▼

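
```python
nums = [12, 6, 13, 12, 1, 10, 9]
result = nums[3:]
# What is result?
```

nums has length 7. The slice nums[3:] selects indices [3, 4, 5, 6] (3->12, 4->1, 5->10, 6->9), giving [12, 1, 10, 9].

[12, 1, 10, 9]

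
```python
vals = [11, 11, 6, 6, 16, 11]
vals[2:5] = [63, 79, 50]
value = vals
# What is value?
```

vals starts as [11, 11, 6, 6, 16, 11] (length 6). The slice vals[2:5] covers indices [2, 3, 4] with values [6, 6, 16]. Replacing that slice with [63, 79, 50] (same length) produces [11, 11, 63, 79, 50, 11].

[11, 11, 63, 79, 50, 11]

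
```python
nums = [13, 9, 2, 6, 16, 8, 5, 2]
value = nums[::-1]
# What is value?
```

nums has length 8. The slice nums[::-1] selects indices [7, 6, 5, 4, 3, 2, 1, 0] (7->2, 6->5, 5->8, 4->16, 3->6, 2->2, 1->9, 0->13), giving [2, 5, 8, 16, 6, 2, 9, 13].

[2, 5, 8, 16, 6, 2, 9, 13]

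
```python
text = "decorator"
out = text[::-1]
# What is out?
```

text has length 9. The slice text[::-1] selects indices [8, 7, 6, 5, 4, 3, 2, 1, 0] (8->'r', 7->'o', 6->'t', 5->'a', 4->'r', 3->'o', 2->'c', 1->'e', 0->'d'), giving 'rotaroced'.

'rotaroced'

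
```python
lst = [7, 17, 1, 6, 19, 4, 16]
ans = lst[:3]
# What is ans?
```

lst has length 7. The slice lst[:3] selects indices [0, 1, 2] (0->7, 1->17, 2->1), giving [7, 17, 1].

[7, 17, 1]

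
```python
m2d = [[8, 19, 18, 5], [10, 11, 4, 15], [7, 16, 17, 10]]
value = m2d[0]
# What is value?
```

m2d has 3 rows. Row 0 is [8, 19, 18, 5].

[8, 19, 18, 5]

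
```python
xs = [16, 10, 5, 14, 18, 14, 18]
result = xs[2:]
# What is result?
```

xs has length 7. The slice xs[2:] selects indices [2, 3, 4, 5, 6] (2->5, 3->14, 4->18, 5->14, 6->18), giving [5, 14, 18, 14, 18].

[5, 14, 18, 14, 18]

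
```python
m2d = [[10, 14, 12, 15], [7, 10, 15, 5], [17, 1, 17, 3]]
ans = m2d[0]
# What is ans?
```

m2d has 3 rows. Row 0 is [10, 14, 12, 15].

[10, 14, 12, 15]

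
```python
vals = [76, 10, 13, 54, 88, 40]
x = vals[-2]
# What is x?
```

vals has length 6. Negative index -2 maps to positive index 6 + (-2) = 4. vals[4] = 88.

88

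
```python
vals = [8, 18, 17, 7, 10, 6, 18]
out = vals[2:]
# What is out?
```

vals has length 7. The slice vals[2:] selects indices [2, 3, 4, 5, 6] (2->17, 3->7, 4->10, 5->6, 6->18), giving [17, 7, 10, 6, 18].

[17, 7, 10, 6, 18]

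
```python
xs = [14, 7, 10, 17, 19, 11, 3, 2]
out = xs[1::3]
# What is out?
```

xs has length 8. The slice xs[1::3] selects indices [1, 4, 7] (1->7, 4->19, 7->2), giving [7, 19, 2].

[7, 19, 2]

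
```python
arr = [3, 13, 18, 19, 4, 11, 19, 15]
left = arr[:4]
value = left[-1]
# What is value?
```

arr has length 8. The slice arr[:4] selects indices [0, 1, 2, 3] (0->3, 1->13, 2->18, 3->19), giving [3, 13, 18, 19]. So left = [3, 13, 18, 19]. Then left[-1] = 19.

19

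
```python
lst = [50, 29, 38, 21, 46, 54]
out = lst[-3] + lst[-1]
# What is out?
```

lst has length 6. Negative index -3 maps to positive index 6 + (-3) = 3. lst[3] = 21.
lst has length 6. Negative index -1 maps to positive index 6 + (-1) = 5. lst[5] = 54.
Sum: 21 + 54 = 75.

75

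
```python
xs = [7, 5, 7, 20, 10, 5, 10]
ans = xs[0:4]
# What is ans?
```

xs has length 7. The slice xs[0:4] selects indices [0, 1, 2, 3] (0->7, 1->5, 2->7, 3->20), giving [7, 5, 7, 20].

[7, 5, 7, 20]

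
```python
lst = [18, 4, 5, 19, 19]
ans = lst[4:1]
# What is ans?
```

lst has length 5. The slice lst[4:1] resolves to an empty index range, so the result is [].

[]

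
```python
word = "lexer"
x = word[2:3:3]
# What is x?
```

word has length 5. The slice word[2:3:3] selects indices [2] (2->'x'), giving 'x'.

'x'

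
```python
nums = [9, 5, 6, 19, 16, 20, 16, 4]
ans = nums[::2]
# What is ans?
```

nums has length 8. The slice nums[::2] selects indices [0, 2, 4, 6] (0->9, 2->6, 4->16, 6->16), giving [9, 6, 16, 16].

[9, 6, 16, 16]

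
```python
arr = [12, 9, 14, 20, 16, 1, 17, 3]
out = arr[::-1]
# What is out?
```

arr has length 8. The slice arr[::-1] selects indices [7, 6, 5, 4, 3, 2, 1, 0] (7->3, 6->17, 5->1, 4->16, 3->20, 2->14, 1->9, 0->12), giving [3, 17, 1, 16, 20, 14, 9, 12].

[3, 17, 1, 16, 20, 14, 9, 12]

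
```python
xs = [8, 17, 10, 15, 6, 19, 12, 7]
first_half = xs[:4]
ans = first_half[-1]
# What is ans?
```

xs has length 8. The slice xs[:4] selects indices [0, 1, 2, 3] (0->8, 1->17, 2->10, 3->15), giving [8, 17, 10, 15]. So first_half = [8, 17, 10, 15]. Then first_half[-1] = 15.

15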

▲

Copy every record above exactly as it stands.

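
```python
nums = [12, 6, 13, 12, 1, 10, 9]
result = nums[3:]
# What is result?
```

nums has length 7. The slice nums[3:] selects indices [3, 4, 5, 6] (3->12, 4->1, 5->10, 6->9), giving [12, 1, 10, 9].

[12, 1, 10, 9]

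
```python
vals = [11, 11, 6, 6, 16, 11]
vals[2:5] = [63, 79, 50]
value = vals
# What is value?
```

vals starts as [11, 11, 6, 6, 16, 11] (length 6). The slice vals[2:5] covers indices [2, 3, 4] with values [6, 6, 16]. Replacing that slice with [63, 79, 50] (same length) produces [11, 11, 63, 79, 50, 11].

[11, 11, 63, 79, 50, 11]

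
```python
nums = [13, 9, 2, 6, 16, 8, 5, 2]
value = nums[::-1]
# What is value?
```

nums has length 8. The slice nums[::-1] selects indices [7, 6, 5, 4, 3, 2, 1, 0] (7->2, 6->5, 5->8, 4->16, 3->6, 2->2, 1->9, 0->13), giving [2, 5, 8, 16, 6, 2, 9, 13].

[2, 5, 8, 16, 6, 2, 9, 13]

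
```python
text = "decorator"
out = text[::-1]
# What is out?
```

text has length 9. The slice text[::-1] selects indices [8, 7, 6, 5, 4, 3, 2, 1, 0] (8->'r', 7->'o', 6->'t', 5->'a', 4->'r', 3->'o', 2->'c', 1->'e', 0->'d'), giving 'rotaroced'.

'rotaroced'

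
```python
lst = [7, 17, 1, 6, 19, 4, 16]
ans = lst[:3]
# What is ans?
```

lst has length 7. The slice lst[:3] selects indices [0, 1, 2] (0->7, 1->17, 2->1), giving [7, 17, 1].

[7, 17, 1]

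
```python
m2d = [[8, 19, 18, 5], [10, 11, 4, 15], [7, 16, 17, 10]]
value = m2d[0]
# What is value?
```

m2d has 3 rows. Row 0 is [8, 19, 18, 5].

[8, 19, 18, 5]

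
```python
xs = [16, 10, 5, 14, 18, 14, 18]
result = xs[2:]
# What is result?
```

xs has length 7. The slice xs[2:] selects indices [2, 3, 4, 5, 6] (2->5, 3->14, 4->18, 5->14, 6->18), giving [5, 14, 18, 14, 18].

[5, 14, 18, 14, 18]

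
```python
m2d = [[10, 14, 12, 15], [7, 10, 15, 5], [17, 1, 17, 3]]
ans = m2d[0]
# What is ans?
```

m2d has 3 rows. Row 0 is [10, 14, 12, 15].

[10, 14, 12, 15]

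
```python
vals = [76, 10, 13, 54, 88, 40]
x = vals[-2]
# What is x?
```

vals has length 6. Negative index -2 maps to positive index 6 + (-2) = 4. vals[4] = 88.

88

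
```python
vals = [8, 18, 17, 7, 10, 6, 18]
out = vals[2:]
# What is out?
```

vals has length 7. The slice vals[2:] selects indices [2, 3, 4, 5, 6] (2->17, 3->7, 4->10, 5->6, 6->18), giving [17, 7, 10, 6, 18].

[17, 7, 10, 6, 18]

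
```python
xs = [14, 7, 10, 17, 19, 11, 3, 2]
out = xs[1::3]
# What is out?
```

xs has length 8. The slice xs[1::3] selects indices [1, 4, 7] (1->7, 4->19, 7->2), giving [7, 19, 2].

[7, 19, 2]

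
```python
arr = [3, 13, 18, 19, 4, 11, 19, 15]
left = arr[:4]
value = left[-1]
# What is value?
```

arr has length 8. The slice arr[:4] selects indices [0, 1, 2, 3] (0->3, 1->13, 2->18, 3->19), giving [3, 13, 18, 19]. So left = [3, 13, 18, 19]. Then left[-1] = 19.

19

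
```python
lst = [50, 29, 38, 21, 46, 54]
out = lst[-3] + lst[-1]
# What is out?
```

lst has length 6. Negative index -3 maps to positive index 6 + (-3) = 3. lst[3] = 21.
lst has length 6. Negative index -1 maps to positive index 6 + (-1) = 5. lst[5] = 54.
Sum: 21 + 54 = 75.

75

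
```python
xs = [7, 5, 7, 20, 10, 5, 10]
ans = xs[0:4]
# What is ans?
```

xs has length 7. The slice xs[0:4] selects indices [0, 1, 2, 3] (0->7, 1->5, 2->7, 3->20), giving [7, 5, 7, 20].

[7, 5, 7, 20]

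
```python
lst = [18, 4, 5, 19, 19]
ans = lst[4:1]
# What is ans?
```

lst has length 5. The slice lst[4:1] resolves to an empty index range, so the result is [].

[]

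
```python
word = "lexer"
x = word[2:3:3]
# What is x?
```

word has length 5. The slice word[2:3:3] selects indices [2] (2->'x'), giving 'x'.

'x'

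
```python
nums = [9, 5, 6, 19, 16, 20, 16, 4]
ans = nums[::2]
# What is ans?
```

nums has length 8. The slice nums[::2] selects indices [0, 2, 4, 6] (0->9, 2->6, 4->16, 6->16), giving [9, 6, 16, 16].

[9, 6, 16, 16]

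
```python
arr = [12, 9, 14, 20, 16, 1, 17, 3]
out = arr[::-1]
# What is out?
```

arr has length 8. The slice arr[::-1] selects indices [7, 6, 5, 4, 3, 2, 1, 0] (7->3, 6->17, 5->1, 4->16, 3->20, 2->14, 1->9, 0->12), giving [3, 17, 1, 16, 20, 14, 9, 12].

[3, 17, 1, 16, 20, 14, 9, 12]

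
```python
xs = [8, 17, 10, 15, 6, 19, 12, 7]
first_half = xs[:4]
ans = first_half[-1]
# What is ans?
```

xs has length 8. The slice xs[:4] selects indices [0, 1, 2, 3] (0->8, 1->17, 2->10, 3->15), giving [8, 17, 10, 15]. So first_half = [8, 17, 10, 15]. Then first_half[-1] = 15.

15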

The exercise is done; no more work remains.